======== Record set ========
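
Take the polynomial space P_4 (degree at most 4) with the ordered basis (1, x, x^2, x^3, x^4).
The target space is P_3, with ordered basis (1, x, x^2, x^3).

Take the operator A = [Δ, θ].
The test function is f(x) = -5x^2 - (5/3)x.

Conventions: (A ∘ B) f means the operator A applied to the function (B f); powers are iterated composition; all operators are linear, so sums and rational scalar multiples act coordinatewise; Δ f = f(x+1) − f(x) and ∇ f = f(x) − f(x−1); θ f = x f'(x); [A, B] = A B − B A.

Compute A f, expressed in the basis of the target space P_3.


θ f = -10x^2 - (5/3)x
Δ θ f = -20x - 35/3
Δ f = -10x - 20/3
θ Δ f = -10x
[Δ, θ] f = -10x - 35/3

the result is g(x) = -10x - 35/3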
========
▶ What you need to do
Read the entries and show each line that mentions "operator".

▶ Exercise answer
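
Take the operator A = [Δ, θ].
Conventions: (A ∘ B) f means the operator A applied to the function (B f); powers are iterated composition; all operators are linear, so sums and rational scalar multiples act coordinatewise; Δ f = f(x+1) − f(x) and ∇ f = f(x) − f(x−1); θ f = x f'(x); [A, B] = A B − B A.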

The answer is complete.